Work request => The records appear below. Repeat them exactly.

Materials provided =>
- Opening Delimiter -

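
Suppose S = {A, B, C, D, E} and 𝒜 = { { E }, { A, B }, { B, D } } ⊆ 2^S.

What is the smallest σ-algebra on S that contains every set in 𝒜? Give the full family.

Initial family (5 sets): { ∅, { E }, { A, B }, { B, D }, S }.
Iteration 1: +6 →
  { A, B, D }  = { A, B } ∪ { B, D }
  { A, B, E }  = { A, B } ∪ { E }
  { A, C, E }  = { B, D }ᶜ
  { B, D, E }  = { B, D } ∪ { E }
  { C, D, E }  = { A, B }ᶜ
  { A, B, C, D }  = { E }ᶜ
  [11 total]
Iteration 2 adds 7:
  { A, C }  = { B, D, E }ᶜ
  { C, D }  = { A, B, E }ᶜ
  { C, E }  = { A, B, D }ᶜ
  { A, B, C, E }  = { A, B } ∪ { A, C, E }
  { A, B, D, E }  = { A, B } ∪ { B, D, E }
  { A, C, D, E }  = { C, D, E } ∪ { A, C, E }
  { B, C, D, E }  = { C, D, E } ∪ { B, D }
  [18 total]
Iteration 3. New:
  { A }  = { B, C, D, E }ᶜ
  { B }  = { A, C, D, E }ᶜ
  { C }  = { A, B, D, E }ᶜ
  { D }  = { A, B, C, E }ᶜ
  { A, B, C }  = { A, B } ∪ { A, C }
  { A, C, D }  = { C, D } ∪ { A, C }
  { B, C, D }  = { C, D } ∪ { B, D }
  [25 total]
Iteration 4: +6 →
  { A, D }  = { D } ∪ { A }
  { A, E }  = { B, C, D }ᶜ
  { B, C }  = { B } ∪ { C }
  { B, E }  = { A, C, D }ᶜ
  { D, E }  = { A, B, C }ᶜ
  { B, C, E }  = { B } ∪ { C, E }
  [31 total]
Iteration 5. New:
  { A, D, E }  = { B, C }ᶜ
  [32 total]
Iteration 6: closed — nothing new.

|σ(𝒜)| = 32.  σ(𝒜) = { ∅, { A }, { B }, { C }, { D }, { E }, { A, B }, { A, C }, { A, D }, { A, E }, { B, C }, { B, D }, { B, E }, { C, D }, { C, E }, { D, E }, { A, B, C }, { A, B, D }, { A, B, E }, { A, C, D }, { A, C, E }, { A, D, E }, { B, C, D }, { B, C, E }, { B, D, E }, { C, D, E }, { A, B, C, D }, { A, B, C, E }, { A, B, D, E }, { A, C, D, E }, { B, C, D, E }, S }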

- Closing Delimiter -

Task output =>
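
Suppose S = {A, B, C, D, E} and 𝒜 = { { E }, { A, B }, { B, D } } ⊆ 2^S.

What is the smallest σ-algebra on S that contains every set in 𝒜? Give the full family.

Initial family (5 sets): { ∅, { E }, { A, B }, { B, D }, S }.
Iteration 1: +6 →
  { A, B, D }  = { A, B } ∪ { B, D }
  { A, B, E }  = { A, B } ∪ { E }
  { A, C, E }  = { B, D }ᶜ
  { B, D, E }  = { B, D } ∪ { E }
  { C, D, E }  = { A, B }ᶜ
  { A, B, C, D }  = { E }ᶜ
  [11 total]
Iteration 2 adds 7:
  { A, C }  = { B, D, E }ᶜ
  { C, D }  = { A, B, E }ᶜ
  { C, E }  = { A, B, D }ᶜ
  { A, B, C, E }  = { A, B } ∪ { A, C, E }
  { A, B, D, E }  = { A, B } ∪ { B, D, E }
  { A, C, D, E }  = { C, D, E } ∪ { A, C, E }
  { B, C, D, E }  = { C, D, E } ∪ { B, D }
  [18 total]
Iteration 3. New:
  { A }  = { B, C, D, E }ᶜ
  { B }  = { A, C, D, E }ᶜ
  { C }  = { A, B, D, E }ᶜ
  { D }  = { A, B, C, E }ᶜ
  { A, B, C }  = { A, B } ∪ { A, C }
  { A, C, D }  = { C, D } ∪ { A, C }
  { B, C, D }  = { C, D } ∪ { B, D }
  [25 total]
Iteration 4: +6 →
  { A, D }  = { D } ∪ { A }
  { A, E }  = { B, C, D }ᶜ
  { B, C }  = { B } ∪ { C }
  { B, E }  = { A, C, D }ᶜ
  { D, E }  = { A, B, C }ᶜ
  { B, C, E }  = { B } ∪ { C, E }
  [31 total]
Iteration 5. New:
  { A, D, E }  = { B, C }ᶜ
  [32 total]
Iteration 6: closed — nothing new.

|σ(𝒜)| = 32.  σ(𝒜) = { ∅, { A }, { B }, { C }, { D }, { E }, { A, B }, { A, C }, { A, D }, { A, E }, { B, C }, { B, D }, { B, E }, { C, D }, { C, E }, { D, E }, { A, B, C }, { A, B, D }, { A, B, E }, { A, C, D }, { A, C, E }, { A, D, E }, { B, C, D }, { B, C, E }, { B, D, E }, { C, D, E }, { A, B, C, D }, { A, B, C, E }, { A, B, D, E }, { A, C, D, E }, { B, C, D, E }, S }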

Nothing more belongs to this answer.